→ **What the exercise asks**:
Please output, without any change, the lines of the material below from the very first through the one with "People: p0@(5,5), p1@(2,3), p2@(5,3)".

→ **Supplied data**:
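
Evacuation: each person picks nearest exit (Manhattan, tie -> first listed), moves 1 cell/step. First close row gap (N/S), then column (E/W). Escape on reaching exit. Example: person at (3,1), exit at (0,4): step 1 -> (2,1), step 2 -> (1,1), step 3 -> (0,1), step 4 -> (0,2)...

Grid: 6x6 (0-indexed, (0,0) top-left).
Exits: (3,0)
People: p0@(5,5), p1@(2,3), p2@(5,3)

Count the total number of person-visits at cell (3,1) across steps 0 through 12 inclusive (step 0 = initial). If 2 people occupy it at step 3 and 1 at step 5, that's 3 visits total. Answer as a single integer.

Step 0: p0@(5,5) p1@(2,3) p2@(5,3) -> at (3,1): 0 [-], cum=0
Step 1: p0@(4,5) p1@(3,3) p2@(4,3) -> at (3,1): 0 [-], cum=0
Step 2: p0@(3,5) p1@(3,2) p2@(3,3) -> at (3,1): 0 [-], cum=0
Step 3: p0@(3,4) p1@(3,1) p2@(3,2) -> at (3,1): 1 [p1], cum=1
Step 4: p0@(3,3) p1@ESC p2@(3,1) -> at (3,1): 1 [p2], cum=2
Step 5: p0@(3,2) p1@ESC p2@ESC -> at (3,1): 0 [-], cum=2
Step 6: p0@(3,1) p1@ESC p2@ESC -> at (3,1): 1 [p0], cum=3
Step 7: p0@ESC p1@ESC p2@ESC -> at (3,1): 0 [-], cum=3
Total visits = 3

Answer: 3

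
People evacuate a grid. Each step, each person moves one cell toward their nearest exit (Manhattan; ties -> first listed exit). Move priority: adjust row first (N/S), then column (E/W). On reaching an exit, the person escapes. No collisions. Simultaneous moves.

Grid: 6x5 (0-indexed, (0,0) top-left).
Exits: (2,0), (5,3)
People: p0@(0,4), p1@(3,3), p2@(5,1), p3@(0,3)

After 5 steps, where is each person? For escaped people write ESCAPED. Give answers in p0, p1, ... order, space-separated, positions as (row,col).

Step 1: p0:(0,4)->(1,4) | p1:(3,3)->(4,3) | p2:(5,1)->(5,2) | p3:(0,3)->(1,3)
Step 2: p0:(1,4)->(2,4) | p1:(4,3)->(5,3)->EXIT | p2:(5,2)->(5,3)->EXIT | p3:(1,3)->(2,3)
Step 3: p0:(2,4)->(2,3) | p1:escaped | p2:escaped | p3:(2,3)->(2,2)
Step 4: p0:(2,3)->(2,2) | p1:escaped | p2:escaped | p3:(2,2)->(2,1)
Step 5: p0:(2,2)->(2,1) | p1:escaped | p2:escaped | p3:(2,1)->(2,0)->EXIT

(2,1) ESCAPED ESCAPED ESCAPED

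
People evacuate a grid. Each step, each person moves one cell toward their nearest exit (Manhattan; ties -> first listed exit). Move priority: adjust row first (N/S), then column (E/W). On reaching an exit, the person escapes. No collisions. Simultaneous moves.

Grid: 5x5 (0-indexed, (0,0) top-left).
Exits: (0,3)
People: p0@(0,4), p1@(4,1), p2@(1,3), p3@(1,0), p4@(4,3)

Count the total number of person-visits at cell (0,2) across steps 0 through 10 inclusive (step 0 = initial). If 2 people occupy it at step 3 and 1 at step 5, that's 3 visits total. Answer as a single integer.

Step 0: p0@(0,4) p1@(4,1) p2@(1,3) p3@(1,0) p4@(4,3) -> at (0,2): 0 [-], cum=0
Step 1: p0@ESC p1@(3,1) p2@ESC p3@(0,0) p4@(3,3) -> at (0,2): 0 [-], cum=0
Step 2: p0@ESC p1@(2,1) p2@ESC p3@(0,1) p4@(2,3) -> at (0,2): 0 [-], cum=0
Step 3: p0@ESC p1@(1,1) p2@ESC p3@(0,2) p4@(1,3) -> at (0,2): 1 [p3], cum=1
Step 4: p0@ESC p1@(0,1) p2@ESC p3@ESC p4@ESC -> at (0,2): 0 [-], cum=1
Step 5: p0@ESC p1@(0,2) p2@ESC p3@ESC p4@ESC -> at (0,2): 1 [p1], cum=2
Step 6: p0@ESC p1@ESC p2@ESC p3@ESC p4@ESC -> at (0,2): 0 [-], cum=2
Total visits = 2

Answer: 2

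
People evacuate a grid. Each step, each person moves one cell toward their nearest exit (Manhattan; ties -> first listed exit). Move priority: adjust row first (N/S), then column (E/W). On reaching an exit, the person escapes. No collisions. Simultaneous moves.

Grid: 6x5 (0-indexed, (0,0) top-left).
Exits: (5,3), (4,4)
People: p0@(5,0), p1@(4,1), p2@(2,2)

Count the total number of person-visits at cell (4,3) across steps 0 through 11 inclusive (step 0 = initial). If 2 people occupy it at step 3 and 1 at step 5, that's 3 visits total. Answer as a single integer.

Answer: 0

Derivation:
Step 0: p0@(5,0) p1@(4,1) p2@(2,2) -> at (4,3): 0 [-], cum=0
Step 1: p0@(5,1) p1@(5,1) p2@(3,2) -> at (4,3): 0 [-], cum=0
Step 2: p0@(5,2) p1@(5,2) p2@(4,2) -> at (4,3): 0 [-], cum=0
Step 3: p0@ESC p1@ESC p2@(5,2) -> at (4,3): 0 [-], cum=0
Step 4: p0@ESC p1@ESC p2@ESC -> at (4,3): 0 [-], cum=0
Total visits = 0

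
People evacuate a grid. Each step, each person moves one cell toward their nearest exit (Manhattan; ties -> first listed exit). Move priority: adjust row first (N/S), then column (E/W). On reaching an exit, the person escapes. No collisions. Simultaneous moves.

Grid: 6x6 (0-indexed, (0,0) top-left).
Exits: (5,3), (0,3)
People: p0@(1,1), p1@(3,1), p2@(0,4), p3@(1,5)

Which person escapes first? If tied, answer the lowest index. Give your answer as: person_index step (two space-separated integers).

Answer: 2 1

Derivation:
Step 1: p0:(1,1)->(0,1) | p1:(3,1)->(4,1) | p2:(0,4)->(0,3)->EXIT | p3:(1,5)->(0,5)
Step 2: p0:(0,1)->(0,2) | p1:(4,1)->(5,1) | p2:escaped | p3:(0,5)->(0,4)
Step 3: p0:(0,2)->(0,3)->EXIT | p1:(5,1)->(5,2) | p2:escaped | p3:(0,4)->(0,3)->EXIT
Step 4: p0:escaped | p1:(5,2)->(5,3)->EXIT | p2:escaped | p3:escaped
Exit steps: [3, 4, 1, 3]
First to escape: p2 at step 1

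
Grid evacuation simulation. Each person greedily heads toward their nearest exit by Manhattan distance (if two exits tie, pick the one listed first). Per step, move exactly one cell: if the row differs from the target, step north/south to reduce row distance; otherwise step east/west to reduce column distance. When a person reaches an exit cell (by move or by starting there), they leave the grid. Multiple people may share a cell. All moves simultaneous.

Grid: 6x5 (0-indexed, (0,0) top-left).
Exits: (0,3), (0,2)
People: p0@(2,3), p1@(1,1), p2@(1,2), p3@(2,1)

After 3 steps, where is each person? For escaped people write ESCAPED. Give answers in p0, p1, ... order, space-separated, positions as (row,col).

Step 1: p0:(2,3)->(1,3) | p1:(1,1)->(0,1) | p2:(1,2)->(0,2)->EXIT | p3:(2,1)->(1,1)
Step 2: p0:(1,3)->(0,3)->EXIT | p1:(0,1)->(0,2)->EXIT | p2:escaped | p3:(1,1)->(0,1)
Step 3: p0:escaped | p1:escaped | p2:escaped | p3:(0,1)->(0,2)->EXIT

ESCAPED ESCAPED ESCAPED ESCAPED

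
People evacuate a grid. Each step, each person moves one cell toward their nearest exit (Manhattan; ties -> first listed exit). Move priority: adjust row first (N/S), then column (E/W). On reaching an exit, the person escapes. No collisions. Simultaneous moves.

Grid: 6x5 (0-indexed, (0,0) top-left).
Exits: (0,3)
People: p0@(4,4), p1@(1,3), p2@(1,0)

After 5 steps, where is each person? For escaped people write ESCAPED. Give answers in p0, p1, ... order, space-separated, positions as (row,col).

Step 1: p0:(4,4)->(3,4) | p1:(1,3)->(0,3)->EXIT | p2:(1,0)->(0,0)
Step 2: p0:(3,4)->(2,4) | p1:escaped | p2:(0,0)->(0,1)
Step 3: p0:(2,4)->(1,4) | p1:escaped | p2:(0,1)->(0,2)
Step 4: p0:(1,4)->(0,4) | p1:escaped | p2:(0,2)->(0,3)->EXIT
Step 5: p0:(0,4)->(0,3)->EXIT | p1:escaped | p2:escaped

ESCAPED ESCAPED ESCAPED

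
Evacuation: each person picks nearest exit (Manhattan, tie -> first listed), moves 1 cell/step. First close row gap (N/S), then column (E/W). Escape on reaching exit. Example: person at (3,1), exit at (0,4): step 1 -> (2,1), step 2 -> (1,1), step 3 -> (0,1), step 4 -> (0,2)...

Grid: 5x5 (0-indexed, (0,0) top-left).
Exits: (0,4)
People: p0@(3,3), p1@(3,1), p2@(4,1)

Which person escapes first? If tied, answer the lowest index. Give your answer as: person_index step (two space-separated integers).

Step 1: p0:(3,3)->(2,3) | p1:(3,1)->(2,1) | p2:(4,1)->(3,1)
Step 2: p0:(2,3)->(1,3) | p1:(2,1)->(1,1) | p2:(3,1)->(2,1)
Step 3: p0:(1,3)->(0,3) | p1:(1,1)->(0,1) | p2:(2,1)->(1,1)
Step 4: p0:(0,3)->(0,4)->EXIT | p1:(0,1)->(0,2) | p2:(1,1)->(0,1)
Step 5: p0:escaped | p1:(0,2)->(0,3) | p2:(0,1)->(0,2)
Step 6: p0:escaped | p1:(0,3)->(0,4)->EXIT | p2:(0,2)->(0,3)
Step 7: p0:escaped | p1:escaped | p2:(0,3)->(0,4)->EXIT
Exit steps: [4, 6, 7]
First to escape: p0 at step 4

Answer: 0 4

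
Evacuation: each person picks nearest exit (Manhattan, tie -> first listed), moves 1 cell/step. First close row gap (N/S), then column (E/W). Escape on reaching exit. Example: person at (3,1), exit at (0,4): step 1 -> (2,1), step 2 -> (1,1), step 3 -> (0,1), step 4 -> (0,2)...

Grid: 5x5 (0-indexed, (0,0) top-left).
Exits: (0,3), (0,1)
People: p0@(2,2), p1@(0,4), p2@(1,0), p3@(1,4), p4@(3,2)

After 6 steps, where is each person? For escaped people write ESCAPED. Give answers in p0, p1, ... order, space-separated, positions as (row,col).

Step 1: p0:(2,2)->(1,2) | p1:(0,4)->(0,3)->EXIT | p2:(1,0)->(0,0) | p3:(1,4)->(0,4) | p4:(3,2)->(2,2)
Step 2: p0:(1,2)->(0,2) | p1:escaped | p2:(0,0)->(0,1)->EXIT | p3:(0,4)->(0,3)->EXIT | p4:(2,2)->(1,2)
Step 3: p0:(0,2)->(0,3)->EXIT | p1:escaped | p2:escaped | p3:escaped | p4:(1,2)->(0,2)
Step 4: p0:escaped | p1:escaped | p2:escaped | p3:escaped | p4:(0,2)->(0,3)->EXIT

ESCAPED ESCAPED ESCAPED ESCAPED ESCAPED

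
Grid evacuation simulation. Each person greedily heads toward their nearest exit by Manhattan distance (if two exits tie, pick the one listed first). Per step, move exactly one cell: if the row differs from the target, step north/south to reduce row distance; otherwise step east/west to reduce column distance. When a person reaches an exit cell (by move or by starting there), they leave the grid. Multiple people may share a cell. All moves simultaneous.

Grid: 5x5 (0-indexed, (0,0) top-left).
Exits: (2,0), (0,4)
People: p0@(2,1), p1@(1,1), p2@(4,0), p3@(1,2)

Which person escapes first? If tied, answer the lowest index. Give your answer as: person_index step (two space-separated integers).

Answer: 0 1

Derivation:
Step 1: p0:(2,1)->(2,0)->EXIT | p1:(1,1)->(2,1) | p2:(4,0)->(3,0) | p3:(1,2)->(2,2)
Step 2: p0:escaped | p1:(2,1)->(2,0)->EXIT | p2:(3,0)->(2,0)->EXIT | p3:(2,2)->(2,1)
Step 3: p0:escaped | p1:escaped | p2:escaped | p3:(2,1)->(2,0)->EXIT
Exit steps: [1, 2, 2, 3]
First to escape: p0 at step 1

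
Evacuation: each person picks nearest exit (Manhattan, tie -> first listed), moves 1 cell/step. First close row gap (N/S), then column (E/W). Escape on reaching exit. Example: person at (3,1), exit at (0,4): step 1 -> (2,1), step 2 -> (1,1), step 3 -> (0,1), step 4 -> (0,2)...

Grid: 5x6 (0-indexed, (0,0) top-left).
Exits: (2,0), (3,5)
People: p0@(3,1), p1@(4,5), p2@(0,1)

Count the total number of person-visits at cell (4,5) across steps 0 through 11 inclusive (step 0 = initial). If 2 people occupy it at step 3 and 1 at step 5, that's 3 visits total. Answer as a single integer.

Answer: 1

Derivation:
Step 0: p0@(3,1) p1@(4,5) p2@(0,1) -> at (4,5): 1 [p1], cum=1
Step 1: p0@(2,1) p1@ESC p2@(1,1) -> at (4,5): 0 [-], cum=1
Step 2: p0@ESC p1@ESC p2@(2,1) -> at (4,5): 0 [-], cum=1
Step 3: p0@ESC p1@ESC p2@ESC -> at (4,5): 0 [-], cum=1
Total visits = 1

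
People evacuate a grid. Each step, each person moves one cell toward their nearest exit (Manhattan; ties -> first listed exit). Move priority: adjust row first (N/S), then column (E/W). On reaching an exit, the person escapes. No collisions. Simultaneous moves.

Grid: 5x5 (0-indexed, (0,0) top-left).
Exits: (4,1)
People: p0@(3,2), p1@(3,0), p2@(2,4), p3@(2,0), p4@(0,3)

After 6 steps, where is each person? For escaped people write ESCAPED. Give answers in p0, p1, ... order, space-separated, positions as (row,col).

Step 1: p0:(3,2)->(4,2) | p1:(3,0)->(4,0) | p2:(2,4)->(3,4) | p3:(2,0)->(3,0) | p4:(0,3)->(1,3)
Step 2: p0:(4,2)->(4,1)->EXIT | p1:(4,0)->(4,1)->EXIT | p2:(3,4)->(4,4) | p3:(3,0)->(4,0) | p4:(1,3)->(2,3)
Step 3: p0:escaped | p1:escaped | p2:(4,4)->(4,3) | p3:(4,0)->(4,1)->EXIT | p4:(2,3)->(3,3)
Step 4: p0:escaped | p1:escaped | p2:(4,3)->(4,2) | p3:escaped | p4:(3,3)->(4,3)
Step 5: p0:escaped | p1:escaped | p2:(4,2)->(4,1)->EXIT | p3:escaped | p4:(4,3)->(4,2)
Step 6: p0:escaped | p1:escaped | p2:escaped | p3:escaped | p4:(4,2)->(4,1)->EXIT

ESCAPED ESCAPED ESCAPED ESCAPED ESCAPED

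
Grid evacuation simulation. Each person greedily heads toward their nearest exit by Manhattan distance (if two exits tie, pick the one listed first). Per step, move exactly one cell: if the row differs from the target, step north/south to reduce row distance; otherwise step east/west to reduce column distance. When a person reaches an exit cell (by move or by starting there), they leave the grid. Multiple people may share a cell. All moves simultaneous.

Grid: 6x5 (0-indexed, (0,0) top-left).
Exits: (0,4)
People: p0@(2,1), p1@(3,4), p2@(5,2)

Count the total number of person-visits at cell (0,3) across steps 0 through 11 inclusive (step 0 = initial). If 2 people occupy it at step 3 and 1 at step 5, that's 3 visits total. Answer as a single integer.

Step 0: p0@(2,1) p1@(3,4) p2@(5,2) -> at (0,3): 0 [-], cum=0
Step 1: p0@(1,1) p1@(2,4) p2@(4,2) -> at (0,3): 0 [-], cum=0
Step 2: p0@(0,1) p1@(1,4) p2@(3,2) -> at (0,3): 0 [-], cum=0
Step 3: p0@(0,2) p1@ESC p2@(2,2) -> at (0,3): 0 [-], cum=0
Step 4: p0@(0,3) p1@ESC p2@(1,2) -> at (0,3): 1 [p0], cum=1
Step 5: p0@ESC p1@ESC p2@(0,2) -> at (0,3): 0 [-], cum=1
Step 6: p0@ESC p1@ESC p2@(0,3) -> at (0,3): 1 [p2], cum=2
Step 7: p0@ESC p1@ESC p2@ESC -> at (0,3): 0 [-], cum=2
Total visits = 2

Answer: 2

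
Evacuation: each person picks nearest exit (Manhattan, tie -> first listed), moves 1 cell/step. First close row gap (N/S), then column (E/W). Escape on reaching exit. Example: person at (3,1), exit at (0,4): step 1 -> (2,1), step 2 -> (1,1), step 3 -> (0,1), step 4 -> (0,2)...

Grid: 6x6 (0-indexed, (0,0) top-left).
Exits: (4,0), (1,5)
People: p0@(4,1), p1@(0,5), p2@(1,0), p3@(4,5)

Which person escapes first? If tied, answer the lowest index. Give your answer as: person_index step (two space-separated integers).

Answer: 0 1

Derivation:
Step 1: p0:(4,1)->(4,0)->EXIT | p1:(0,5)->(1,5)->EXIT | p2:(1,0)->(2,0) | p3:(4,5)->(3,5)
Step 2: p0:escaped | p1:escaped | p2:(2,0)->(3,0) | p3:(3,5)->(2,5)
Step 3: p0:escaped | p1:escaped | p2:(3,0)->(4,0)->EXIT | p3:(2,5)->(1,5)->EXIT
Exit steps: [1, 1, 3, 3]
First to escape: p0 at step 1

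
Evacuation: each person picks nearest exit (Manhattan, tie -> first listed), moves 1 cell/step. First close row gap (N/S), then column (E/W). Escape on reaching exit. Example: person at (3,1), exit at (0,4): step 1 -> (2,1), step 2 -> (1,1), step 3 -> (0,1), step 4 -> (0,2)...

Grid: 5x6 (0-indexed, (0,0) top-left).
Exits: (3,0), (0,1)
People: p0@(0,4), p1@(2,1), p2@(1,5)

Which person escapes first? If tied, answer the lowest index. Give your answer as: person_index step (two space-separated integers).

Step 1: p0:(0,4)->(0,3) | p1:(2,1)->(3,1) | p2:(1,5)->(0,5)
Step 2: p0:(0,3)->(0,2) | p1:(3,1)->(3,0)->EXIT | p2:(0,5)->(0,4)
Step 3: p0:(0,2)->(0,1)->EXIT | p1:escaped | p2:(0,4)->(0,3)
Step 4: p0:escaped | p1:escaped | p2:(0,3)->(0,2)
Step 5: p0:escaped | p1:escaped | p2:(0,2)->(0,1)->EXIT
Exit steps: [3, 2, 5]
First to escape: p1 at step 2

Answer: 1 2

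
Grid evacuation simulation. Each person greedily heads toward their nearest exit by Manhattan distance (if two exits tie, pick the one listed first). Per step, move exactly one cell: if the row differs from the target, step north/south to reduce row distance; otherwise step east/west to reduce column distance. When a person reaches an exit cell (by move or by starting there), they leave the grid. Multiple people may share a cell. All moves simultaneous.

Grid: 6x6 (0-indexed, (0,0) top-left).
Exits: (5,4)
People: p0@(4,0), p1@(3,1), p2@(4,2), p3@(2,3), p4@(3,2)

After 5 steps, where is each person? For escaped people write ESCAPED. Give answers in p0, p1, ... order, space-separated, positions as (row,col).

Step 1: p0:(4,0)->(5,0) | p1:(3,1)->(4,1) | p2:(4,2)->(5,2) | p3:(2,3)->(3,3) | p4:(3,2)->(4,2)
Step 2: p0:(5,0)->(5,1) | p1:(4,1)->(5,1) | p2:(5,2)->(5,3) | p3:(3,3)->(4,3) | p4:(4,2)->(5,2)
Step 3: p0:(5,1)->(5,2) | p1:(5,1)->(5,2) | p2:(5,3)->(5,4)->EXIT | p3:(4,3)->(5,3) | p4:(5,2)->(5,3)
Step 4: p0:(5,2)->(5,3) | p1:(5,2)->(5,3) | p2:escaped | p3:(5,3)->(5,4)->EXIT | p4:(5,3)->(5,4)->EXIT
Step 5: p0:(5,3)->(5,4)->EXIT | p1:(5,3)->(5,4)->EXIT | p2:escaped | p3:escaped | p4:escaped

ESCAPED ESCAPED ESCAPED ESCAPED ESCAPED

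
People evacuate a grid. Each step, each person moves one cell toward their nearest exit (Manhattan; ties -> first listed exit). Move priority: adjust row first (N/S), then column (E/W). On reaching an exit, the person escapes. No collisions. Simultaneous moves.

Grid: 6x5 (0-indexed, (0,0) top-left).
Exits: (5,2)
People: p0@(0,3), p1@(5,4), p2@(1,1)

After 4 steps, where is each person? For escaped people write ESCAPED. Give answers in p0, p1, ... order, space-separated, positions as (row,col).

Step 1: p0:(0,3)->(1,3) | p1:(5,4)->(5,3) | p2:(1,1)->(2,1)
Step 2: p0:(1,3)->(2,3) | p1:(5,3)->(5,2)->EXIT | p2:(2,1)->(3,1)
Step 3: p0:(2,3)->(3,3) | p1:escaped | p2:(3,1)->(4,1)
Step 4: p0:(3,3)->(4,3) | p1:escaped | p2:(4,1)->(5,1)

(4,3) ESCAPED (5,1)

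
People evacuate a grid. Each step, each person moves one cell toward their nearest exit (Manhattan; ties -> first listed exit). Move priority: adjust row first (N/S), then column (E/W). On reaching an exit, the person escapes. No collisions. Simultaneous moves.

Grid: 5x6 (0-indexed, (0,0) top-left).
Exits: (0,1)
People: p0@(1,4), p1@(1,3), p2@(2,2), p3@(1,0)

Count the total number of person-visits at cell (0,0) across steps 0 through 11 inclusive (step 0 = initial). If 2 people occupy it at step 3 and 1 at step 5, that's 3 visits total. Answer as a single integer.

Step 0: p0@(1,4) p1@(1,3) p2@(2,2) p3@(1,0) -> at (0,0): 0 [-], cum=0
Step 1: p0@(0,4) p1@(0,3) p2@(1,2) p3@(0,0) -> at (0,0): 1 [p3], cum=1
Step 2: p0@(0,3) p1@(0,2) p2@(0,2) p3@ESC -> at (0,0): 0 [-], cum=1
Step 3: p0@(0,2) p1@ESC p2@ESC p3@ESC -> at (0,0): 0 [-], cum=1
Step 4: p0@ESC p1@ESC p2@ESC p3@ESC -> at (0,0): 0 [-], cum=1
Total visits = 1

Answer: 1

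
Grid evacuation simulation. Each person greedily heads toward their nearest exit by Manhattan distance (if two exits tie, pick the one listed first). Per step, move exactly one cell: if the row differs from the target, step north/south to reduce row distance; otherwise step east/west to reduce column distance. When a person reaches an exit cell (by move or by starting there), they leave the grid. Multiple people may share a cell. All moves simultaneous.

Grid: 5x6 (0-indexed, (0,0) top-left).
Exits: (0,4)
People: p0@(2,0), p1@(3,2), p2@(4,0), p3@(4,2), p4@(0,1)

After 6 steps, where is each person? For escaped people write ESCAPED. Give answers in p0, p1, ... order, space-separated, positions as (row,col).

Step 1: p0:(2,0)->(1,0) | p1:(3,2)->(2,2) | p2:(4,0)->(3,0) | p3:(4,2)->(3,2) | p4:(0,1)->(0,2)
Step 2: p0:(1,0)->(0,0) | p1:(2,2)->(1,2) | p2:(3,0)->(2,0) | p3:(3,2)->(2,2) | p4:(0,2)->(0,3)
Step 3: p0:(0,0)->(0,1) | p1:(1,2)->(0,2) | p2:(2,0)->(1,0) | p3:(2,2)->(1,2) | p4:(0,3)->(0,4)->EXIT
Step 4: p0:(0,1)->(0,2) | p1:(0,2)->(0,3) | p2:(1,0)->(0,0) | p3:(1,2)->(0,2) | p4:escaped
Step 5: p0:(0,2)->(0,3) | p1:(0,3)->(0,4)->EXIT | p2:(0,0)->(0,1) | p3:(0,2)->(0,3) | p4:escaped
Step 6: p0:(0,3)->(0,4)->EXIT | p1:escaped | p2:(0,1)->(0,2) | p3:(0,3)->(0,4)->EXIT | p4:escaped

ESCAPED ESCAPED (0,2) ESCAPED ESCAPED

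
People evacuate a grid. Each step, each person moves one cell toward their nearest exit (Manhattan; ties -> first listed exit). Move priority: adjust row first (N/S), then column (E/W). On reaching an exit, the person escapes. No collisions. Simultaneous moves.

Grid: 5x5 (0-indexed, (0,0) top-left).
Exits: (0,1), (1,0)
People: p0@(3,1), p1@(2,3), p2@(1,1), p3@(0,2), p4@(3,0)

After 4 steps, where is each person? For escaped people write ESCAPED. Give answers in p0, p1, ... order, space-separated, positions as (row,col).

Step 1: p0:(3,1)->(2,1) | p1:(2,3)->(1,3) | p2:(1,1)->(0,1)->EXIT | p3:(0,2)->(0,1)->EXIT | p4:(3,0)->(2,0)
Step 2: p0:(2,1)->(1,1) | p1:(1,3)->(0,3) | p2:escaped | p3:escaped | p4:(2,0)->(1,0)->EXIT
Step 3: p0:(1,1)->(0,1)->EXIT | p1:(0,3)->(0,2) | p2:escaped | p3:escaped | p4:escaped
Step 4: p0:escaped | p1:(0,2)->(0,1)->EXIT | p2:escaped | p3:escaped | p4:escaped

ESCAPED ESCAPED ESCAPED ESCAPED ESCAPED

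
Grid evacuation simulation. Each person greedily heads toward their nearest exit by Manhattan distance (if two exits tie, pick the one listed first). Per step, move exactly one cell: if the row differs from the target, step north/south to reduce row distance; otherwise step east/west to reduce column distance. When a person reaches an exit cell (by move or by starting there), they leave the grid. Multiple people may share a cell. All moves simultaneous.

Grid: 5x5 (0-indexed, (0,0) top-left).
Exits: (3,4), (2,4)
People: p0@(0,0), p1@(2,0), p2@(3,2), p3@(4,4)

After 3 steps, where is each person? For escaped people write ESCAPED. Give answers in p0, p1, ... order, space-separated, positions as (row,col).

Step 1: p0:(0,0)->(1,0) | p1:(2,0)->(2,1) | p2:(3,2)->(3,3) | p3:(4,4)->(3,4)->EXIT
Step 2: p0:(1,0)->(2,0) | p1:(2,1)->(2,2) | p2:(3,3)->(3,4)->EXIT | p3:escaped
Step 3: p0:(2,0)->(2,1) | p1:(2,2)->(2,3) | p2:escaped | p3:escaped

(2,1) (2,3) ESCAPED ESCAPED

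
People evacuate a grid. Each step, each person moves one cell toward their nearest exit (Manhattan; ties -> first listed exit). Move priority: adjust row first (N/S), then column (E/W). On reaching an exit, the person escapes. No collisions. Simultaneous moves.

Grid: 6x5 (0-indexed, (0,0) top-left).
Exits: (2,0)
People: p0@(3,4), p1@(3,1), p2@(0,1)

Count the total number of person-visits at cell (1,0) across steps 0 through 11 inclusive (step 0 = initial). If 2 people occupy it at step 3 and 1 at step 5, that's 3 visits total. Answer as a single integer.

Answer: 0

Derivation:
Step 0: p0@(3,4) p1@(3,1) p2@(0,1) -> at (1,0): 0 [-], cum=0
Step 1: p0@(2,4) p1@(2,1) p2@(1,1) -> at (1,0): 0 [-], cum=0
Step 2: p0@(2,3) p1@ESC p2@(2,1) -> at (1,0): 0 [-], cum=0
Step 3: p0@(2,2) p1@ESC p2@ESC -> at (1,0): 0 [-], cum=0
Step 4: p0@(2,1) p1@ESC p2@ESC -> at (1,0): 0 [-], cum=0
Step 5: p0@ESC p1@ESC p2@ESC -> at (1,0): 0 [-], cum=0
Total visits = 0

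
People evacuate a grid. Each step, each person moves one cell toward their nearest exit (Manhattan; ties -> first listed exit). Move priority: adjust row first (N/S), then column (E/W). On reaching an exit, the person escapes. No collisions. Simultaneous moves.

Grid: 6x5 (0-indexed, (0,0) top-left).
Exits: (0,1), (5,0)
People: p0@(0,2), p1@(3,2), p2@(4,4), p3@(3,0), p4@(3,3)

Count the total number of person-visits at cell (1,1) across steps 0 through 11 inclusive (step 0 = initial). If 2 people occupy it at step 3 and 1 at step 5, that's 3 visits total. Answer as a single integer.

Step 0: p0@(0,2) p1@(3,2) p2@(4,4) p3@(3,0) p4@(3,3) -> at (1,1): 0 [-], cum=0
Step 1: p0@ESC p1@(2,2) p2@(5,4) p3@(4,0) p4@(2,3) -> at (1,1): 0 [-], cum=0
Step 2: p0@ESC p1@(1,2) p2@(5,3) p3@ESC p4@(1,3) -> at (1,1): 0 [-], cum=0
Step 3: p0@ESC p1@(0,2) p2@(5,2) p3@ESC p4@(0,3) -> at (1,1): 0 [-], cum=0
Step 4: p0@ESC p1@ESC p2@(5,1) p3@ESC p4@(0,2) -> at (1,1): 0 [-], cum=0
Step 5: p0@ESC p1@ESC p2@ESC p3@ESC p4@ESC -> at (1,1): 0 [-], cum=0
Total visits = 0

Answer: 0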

→ **Exercise response**:
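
Evacuation: each person picks nearest exit (Manhattan, tie -> first listed), moves 1 cell/step. First close row gap (N/S), then column (E/W). Escape on reaching exit. Example: person at (3,1), exit at (0,4): step 1 -> (2,1), step 2 -> (1,1), step 3 -> (0,1), step 4 -> (0,2)...

Grid: 6x6 (0-indexed, (0,0) top-left).
Exits: (3,0)
People: p0@(5,5), p1@(2,3), p2@(5,3)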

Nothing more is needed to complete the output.